Work required. The data below must be repeated exactly. Leave nothing out.

Saved entries:
------------------------------------------------------------

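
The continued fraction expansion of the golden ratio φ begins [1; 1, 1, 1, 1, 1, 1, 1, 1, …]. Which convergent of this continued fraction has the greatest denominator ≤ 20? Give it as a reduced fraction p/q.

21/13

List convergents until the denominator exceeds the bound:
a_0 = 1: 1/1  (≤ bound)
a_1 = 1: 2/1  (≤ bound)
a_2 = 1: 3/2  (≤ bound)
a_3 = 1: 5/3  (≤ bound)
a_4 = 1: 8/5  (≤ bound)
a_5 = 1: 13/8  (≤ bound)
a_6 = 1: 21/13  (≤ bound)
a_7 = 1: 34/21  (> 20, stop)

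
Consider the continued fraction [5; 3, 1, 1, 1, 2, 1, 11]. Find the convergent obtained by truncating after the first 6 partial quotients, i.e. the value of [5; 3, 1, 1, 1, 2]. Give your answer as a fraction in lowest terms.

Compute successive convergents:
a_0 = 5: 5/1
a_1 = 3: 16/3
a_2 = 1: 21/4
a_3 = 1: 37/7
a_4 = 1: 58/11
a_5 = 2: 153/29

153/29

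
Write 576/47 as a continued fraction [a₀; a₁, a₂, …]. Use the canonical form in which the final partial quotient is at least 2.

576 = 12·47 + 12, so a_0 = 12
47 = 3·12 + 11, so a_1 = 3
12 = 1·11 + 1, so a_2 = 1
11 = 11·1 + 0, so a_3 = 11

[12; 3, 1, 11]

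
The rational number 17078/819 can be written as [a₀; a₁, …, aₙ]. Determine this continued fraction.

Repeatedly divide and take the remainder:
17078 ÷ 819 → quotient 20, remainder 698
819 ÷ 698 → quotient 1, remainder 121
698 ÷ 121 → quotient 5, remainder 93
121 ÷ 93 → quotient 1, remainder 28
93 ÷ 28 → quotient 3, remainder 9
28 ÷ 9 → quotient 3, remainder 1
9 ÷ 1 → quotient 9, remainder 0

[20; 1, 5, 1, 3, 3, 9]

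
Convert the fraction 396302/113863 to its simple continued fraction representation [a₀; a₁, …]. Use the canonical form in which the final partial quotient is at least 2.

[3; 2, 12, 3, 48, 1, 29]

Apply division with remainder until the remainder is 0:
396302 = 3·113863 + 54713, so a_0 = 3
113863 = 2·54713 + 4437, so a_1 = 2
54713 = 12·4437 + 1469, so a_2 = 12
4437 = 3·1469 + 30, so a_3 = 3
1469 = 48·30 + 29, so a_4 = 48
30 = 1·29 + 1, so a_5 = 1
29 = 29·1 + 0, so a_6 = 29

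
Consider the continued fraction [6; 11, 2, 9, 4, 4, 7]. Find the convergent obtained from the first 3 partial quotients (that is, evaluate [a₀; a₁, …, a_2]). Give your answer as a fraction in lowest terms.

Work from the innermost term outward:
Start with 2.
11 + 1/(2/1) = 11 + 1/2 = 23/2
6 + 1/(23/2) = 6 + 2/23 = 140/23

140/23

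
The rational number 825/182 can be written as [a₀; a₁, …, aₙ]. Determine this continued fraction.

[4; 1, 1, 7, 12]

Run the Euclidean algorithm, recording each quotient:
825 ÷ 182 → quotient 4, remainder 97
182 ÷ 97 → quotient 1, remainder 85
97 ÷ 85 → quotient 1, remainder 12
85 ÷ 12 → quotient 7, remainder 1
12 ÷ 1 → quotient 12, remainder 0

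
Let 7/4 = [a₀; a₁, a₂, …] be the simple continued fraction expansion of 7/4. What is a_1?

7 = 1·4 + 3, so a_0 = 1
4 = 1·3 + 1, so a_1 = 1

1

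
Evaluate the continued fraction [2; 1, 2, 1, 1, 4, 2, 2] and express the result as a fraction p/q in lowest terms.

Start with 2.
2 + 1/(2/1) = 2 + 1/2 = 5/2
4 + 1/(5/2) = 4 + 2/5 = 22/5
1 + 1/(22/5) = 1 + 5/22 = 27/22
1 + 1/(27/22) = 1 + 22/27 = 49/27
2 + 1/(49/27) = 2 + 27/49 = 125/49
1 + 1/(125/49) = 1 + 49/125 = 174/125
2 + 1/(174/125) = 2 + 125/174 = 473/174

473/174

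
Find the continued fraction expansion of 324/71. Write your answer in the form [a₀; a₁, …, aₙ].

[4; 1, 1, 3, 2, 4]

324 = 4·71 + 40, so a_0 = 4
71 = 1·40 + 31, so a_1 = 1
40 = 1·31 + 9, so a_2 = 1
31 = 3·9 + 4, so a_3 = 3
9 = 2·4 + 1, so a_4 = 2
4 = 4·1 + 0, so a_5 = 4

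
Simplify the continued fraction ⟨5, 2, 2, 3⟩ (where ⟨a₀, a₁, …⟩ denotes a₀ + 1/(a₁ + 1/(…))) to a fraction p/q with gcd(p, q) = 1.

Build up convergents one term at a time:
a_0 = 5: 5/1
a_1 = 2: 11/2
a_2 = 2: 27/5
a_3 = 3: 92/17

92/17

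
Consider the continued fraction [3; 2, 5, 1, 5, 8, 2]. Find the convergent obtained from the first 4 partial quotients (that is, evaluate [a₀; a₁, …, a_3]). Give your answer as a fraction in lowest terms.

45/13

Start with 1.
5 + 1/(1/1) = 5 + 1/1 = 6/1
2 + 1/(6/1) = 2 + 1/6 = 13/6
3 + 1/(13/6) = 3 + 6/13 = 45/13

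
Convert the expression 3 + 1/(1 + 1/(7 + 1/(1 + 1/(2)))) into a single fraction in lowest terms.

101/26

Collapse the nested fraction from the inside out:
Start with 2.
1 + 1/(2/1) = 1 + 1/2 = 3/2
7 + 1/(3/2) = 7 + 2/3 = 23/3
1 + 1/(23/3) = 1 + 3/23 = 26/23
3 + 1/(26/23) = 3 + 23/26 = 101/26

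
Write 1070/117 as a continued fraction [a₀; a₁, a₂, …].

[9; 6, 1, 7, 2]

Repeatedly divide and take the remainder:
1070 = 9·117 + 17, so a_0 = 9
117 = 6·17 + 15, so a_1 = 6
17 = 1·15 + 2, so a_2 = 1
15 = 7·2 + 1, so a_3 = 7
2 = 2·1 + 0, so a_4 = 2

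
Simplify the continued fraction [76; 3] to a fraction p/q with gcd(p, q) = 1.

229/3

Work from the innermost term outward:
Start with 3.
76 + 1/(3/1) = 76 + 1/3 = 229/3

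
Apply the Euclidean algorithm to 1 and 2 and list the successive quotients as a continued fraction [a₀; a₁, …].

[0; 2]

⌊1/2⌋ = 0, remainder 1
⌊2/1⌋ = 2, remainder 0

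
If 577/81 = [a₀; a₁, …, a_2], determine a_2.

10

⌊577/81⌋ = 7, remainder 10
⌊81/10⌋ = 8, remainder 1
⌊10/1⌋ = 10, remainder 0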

------------------------------------------------------------

Reply to the exercise.
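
The continued fraction expansion of the golden ratio φ begins [1; 1, 1, 1, 1, 1, 1, 1, 1, …]. Which convergent of this continued fraction has the greatest denominator ≤ 20? Give it as a reduced fraction p/q.

21/13

List convergents until the denominator exceeds the bound:
a_0 = 1: 1/1  (≤ bound)
a_1 = 1: 2/1  (≤ bound)
a_2 = 1: 3/2  (≤ bound)
a_3 = 1: 5/3  (≤ bound)
a_4 = 1: 8/5  (≤ bound)
a_5 = 1: 13/8  (≤ bound)
a_6 = 1: 21/13  (≤ bound)
a_7 = 1: 34/21  (> 20, stop)

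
Consider the continued fraction [5; 3, 1, 1, 1, 2, 1, 11]. Find the convergent obtained by truncating after the first 6 partial quotients, i.e. the value of [5; 3, 1, 1, 1, 2]. Give your answer as a fraction in lowest terms.

Compute successive convergents:
a_0 = 5: 5/1
a_1 = 3: 16/3
a_2 = 1: 21/4
a_3 = 1: 37/7
a_4 = 1: 58/11
a_5 = 2: 153/29

153/29

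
Write 576/47 as a continued fraction [a₀; a₁, a₂, …]. Use the canonical form in which the final partial quotient is at least 2.

576 = 12·47 + 12, so a_0 = 12
47 = 3·12 + 11, so a_1 = 3
12 = 1·11 + 1, so a_2 = 1
11 = 11·1 + 0, so a_3 = 11

[12; 3, 1, 11]

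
The rational number 17078/819 can be written as [a₀; a₁, …, aₙ]. Determine this continued fraction.

Repeatedly divide and take the remainder:
17078 ÷ 819 → quotient 20, remainder 698
819 ÷ 698 → quotient 1, remainder 121
698 ÷ 121 → quotient 5, remainder 93
121 ÷ 93 → quotient 1, remainder 28
93 ÷ 28 → quotient 3, remainder 9
28 ÷ 9 → quotient 3, remainder 1
9 ÷ 1 → quotient 9, remainder 0

[20; 1, 5, 1, 3, 3, 9]

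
Convert the fraction 396302/113863 to its simple continued fraction representation [a₀; a₁, …]. Use the canonical form in which the final partial quotient is at least 2.

[3; 2, 12, 3, 48, 1, 29]

Apply division with remainder until the remainder is 0:
396302 = 3·113863 + 54713, so a_0 = 3
113863 = 2·54713 + 4437, so a_1 = 2
54713 = 12·4437 + 1469, so a_2 = 12
4437 = 3·1469 + 30, so a_3 = 3
1469 = 48·30 + 29, so a_4 = 48
30 = 1·29 + 1, so a_5 = 1
29 = 29·1 + 0, so a_6 = 29

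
Consider the continued fraction [6; 11, 2, 9, 4, 4, 7]. Find the convergent obtained from the first 3 partial quotients (that is, evaluate [a₀; a₁, …, a_2]). Give your answer as a fraction in lowest terms.

Work from the innermost term outward:
Start with 2.
11 + 1/(2/1) = 11 + 1/2 = 23/2
6 + 1/(23/2) = 6 + 2/23 = 140/23

140/23

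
The rational number 825/182 can be written as [a₀; a₁, …, aₙ]. Determine this continued fraction.

[4; 1, 1, 7, 12]

Run the Euclidean algorithm, recording each quotient:
825 ÷ 182 → quotient 4, remainder 97
182 ÷ 97 → quotient 1, remainder 85
97 ÷ 85 → quotient 1, remainder 12
85 ÷ 12 → quotient 7, remainder 1
12 ÷ 1 → quotient 12, remainder 0

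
Let 7/4 = [a₀; a₁, a₂, …] be the simple continued fraction expansion of 7/4. What is a_1?

7 = 1·4 + 3, so a_0 = 1
4 = 1·3 + 1, so a_1 = 1

1

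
Evaluate the continued fraction [2; 1, 2, 1, 1, 4, 2, 2] and express the result as a fraction p/q in lowest terms.

Start with 2.
2 + 1/(2/1) = 2 + 1/2 = 5/2
4 + 1/(5/2) = 4 + 2/5 = 22/5
1 + 1/(22/5) = 1 + 5/22 = 27/22
1 + 1/(27/22) = 1 + 22/27 = 49/27
2 + 1/(49/27) = 2 + 27/49 = 125/49
1 + 1/(125/49) = 1 + 49/125 = 174/125
2 + 1/(174/125) = 2 + 125/174 = 473/174

473/174

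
Find the continued fraction expansion of 324/71. Write your answer in the form [a₀; a₁, …, aₙ].

[4; 1, 1, 3, 2, 4]

324 = 4·71 + 40, so a_0 = 4
71 = 1·40 + 31, so a_1 = 1
40 = 1·31 + 9, so a_2 = 1
31 = 3·9 + 4, so a_3 = 3
9 = 2·4 + 1, so a_4 = 2
4 = 4·1 + 0, so a_5 = 4

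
Simplify the continued fraction ⟨5, 2, 2, 3⟩ (where ⟨a₀, a₁, …⟩ denotes a₀ + 1/(a₁ + 1/(…))) to a fraction p/q with gcd(p, q) = 1.

Build up convergents one term at a time:
a_0 = 5: 5/1
a_1 = 2: 11/2
a_2 = 2: 27/5
a_3 = 3: 92/17

92/17

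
Consider the continued fraction [3; 2, 5, 1, 5, 8, 2]. Find the convergent obtained from the first 4 partial quotients (that is, evaluate [a₀; a₁, …, a_3]). Give your answer as a fraction in lowest terms.

45/13

Start with 1.
5 + 1/(1/1) = 5 + 1/1 = 6/1
2 + 1/(6/1) = 2 + 1/6 = 13/6
3 + 1/(13/6) = 3 + 6/13 = 45/13

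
Convert the expression 3 + 1/(1 + 1/(7 + 1/(1 + 1/(2)))) into a single fraction in lowest terms.

101/26

Collapse the nested fraction from the inside out:
Start with 2.
1 + 1/(2/1) = 1 + 1/2 = 3/2
7 + 1/(3/2) = 7 + 2/3 = 23/3
1 + 1/(23/3) = 1 + 3/23 = 26/23
3 + 1/(26/23) = 3 + 23/26 = 101/26

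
Write 1070/117 as a continued fraction [a₀; a₁, a₂, …].

[9; 6, 1, 7, 2]

Repeatedly divide and take the remainder:
1070 = 9·117 + 17, so a_0 = 9
117 = 6·17 + 15, so a_1 = 6
17 = 1·15 + 2, so a_2 = 1
15 = 7·2 + 1, so a_3 = 7
2 = 2·1 + 0, so a_4 = 2

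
Simplify the continued fraction [76; 3] to a fraction p/q with gcd(p, q) = 1.

229/3

Work from the innermost term outward:
Start with 3.
76 + 1/(3/1) = 76 + 1/3 = 229/3

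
Apply the Euclidean algorithm to 1 and 2 and list the successive quotients as a continued fraction [a₀; a₁, …].

[0; 2]

⌊1/2⌋ = 0, remainder 1
⌊2/1⌋ = 2, remainder 0

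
If 577/81 = [a₀; a₁, …, a_2], determine a_2.

10

⌊577/81⌋ = 7, remainder 10
⌊81/10⌋ = 8, remainder 1
⌊10/1⌋ = 10, remainder 0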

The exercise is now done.